TASK PROMPT: Given the listing below, write out exactly the lines starting with the line that has "The hash function is h(k) = k mod 5." and going on through the line that has "Beginning with an empty table, we insert ticket", both kept.

PROVIDED RECORDS:
=== Section Start ===

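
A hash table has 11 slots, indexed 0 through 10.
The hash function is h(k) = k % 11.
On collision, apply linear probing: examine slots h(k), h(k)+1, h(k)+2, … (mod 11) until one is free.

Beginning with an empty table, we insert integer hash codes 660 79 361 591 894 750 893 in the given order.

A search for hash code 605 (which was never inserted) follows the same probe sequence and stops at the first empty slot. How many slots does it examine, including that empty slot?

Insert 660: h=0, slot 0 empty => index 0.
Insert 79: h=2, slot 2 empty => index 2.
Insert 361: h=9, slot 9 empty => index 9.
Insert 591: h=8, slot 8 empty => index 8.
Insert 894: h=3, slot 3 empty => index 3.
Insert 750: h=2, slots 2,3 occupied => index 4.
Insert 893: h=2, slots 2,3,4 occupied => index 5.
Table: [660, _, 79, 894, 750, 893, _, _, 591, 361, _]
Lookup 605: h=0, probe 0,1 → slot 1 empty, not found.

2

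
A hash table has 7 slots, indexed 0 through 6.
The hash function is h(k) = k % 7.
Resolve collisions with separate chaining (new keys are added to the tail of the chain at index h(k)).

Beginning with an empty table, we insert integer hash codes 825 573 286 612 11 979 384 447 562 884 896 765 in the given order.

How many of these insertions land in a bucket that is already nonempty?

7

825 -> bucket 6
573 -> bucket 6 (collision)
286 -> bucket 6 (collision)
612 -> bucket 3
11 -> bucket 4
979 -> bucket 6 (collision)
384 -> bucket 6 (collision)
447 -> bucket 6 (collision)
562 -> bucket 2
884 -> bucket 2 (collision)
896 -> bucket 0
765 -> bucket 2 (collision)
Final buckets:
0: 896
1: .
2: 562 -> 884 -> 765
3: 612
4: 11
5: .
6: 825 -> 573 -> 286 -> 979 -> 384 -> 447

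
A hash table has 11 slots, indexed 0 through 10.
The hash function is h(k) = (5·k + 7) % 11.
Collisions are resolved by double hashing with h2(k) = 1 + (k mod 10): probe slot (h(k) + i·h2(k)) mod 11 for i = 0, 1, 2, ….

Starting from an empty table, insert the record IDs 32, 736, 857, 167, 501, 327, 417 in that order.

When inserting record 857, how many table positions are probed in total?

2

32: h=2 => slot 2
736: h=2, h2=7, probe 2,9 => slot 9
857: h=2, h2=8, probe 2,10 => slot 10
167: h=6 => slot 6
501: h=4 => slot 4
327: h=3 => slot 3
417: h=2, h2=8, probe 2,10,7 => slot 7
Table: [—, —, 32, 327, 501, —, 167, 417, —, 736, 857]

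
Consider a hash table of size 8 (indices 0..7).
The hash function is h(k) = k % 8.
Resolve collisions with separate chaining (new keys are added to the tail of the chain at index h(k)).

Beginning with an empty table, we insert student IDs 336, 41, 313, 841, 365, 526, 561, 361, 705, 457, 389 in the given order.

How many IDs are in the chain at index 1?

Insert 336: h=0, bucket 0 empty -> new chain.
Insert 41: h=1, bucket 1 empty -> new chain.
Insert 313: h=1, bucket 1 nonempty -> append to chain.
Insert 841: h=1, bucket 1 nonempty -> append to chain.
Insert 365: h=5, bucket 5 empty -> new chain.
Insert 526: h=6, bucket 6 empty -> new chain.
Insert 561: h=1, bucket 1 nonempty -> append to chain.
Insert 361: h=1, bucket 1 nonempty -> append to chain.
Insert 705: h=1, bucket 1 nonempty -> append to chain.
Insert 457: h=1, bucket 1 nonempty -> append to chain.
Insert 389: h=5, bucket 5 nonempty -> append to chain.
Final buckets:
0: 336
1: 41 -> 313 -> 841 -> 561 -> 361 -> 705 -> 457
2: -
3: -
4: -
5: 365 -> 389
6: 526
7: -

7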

=== Section End ===
=== Section Start ===

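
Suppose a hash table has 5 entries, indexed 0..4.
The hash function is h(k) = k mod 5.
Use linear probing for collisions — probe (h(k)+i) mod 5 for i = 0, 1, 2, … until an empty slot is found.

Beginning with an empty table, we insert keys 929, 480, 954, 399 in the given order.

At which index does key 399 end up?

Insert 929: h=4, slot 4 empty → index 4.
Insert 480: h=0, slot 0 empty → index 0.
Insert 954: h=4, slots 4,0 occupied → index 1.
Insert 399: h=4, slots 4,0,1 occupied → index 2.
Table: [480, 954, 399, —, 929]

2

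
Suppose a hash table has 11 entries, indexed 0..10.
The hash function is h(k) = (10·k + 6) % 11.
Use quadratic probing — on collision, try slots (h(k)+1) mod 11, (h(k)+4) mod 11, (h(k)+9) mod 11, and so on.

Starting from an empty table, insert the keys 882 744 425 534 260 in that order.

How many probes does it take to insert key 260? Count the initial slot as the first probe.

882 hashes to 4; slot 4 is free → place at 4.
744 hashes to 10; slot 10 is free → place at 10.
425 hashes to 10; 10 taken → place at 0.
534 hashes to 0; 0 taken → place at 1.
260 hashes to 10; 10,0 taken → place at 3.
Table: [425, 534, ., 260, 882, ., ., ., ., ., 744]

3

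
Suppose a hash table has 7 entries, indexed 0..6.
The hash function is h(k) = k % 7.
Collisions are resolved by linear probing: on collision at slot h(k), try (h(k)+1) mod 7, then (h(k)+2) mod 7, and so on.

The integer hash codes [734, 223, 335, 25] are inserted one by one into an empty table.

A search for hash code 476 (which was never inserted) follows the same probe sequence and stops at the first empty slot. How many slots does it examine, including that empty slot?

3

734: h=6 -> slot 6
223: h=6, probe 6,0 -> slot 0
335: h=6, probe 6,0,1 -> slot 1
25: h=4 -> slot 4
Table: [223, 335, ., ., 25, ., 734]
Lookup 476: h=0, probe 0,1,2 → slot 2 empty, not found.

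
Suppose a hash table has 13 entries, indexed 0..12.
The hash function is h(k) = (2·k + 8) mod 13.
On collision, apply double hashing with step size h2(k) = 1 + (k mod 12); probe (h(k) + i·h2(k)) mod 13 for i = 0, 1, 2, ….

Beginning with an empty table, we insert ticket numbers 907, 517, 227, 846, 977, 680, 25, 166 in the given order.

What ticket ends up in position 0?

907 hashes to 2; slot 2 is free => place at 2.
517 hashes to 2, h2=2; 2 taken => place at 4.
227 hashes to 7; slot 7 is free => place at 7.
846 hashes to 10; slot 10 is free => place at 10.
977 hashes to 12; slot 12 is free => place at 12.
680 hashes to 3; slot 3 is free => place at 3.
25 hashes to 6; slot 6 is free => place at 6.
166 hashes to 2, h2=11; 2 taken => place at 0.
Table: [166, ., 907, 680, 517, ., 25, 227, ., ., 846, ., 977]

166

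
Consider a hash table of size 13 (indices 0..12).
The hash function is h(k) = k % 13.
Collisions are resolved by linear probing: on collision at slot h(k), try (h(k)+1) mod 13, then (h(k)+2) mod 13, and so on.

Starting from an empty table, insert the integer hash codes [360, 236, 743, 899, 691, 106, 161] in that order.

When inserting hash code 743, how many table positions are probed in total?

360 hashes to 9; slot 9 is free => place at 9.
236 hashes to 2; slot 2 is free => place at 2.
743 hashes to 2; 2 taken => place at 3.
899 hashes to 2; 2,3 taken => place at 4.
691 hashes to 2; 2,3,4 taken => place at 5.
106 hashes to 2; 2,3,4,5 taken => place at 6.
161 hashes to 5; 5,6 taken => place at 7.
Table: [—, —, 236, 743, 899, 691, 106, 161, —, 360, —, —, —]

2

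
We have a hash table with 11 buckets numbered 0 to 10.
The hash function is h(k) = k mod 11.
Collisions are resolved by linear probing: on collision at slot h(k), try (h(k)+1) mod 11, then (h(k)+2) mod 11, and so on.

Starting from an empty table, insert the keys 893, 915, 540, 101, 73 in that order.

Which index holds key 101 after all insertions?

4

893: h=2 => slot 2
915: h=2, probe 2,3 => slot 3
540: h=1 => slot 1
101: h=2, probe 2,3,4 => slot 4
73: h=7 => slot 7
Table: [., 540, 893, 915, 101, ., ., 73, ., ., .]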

=== Section End ===

RESPONSE TO THIS TASK:
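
The hash function is h(k) = k mod 5.
Use linear probing for collisions — probe (h(k)+i) mod 5 for i = 0, 1, 2, … until an empty slot is found.

Beginning with an empty table, we insert keys 929, 480, 954, 399 in the given order.

At which index does key 399 end up?

Insert 929: h=4, slot 4 empty → index 4.
Insert 480: h=0, slot 0 empty → index 0.
Insert 954: h=4, slots 4,0 occupied → index 1.
Insert 399: h=4, slots 4,0,1 occupied → index 2.
Table: [480, 954, 399, —, 929]

2

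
Suppose a hash table has 11 entries, indexed 0..10.
The hash function is h(k) = (10·k + 6) % 11.
Use quadratic probing — on collision, try slots (h(k)+1) mod 11, (h(k)+4) mod 11, (h(k)+9) mod 11, and so on.

Starting from an empty table, insert the keys 882 744 425 534 260 in that order.

How many probes does it take to insert key 260? Count the initial slot as the first probe.

882 hashes to 4; slot 4 is free → place at 4.
744 hashes to 10; slot 10 is free → place at 10.
425 hashes to 10; 10 taken → place at 0.
534 hashes to 0; 0 taken → place at 1.
260 hashes to 10; 10,0 taken → place at 3.
Table: [425, 534, ., 260, 882, ., ., ., ., ., 744]

3

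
Suppose a hash table has 7 entries, indexed 0..6.
The hash function is h(k) = k % 7.
Collisions are resolved by linear probing: on collision at slot h(k), try (h(k)+1) mod 7, then (h(k)+2) mod 7, and so on.

The integer hash codes [734, 223, 335, 25] are inserted one by one into an empty table.

A search for hash code 476 (which was never inserted) follows the same probe sequence and stops at the first empty slot. How many slots does it examine, including that empty slot?

3

734: h=6 -> slot 6
223: h=6, probe 6,0 -> slot 0
335: h=6, probe 6,0,1 -> slot 1
25: h=4 -> slot 4
Table: [223, 335, ., ., 25, ., 734]
Lookup 476: h=0, probe 0,1,2 → slot 2 empty, not found.

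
Suppose a hash table has 13 entries, indexed 0..12.
The hash function is h(k) = (2·k + 8) mod 13.
On collision, apply double hashing with step size h2(k) = 1 + (k mod 12); probe (h(k) + i·h2(k)) mod 13 for i = 0, 1, 2, ….

Beginning with an empty table, we insert ticket numbers 907, 517, 227, 846, 977, 680, 25, 166 in the given order.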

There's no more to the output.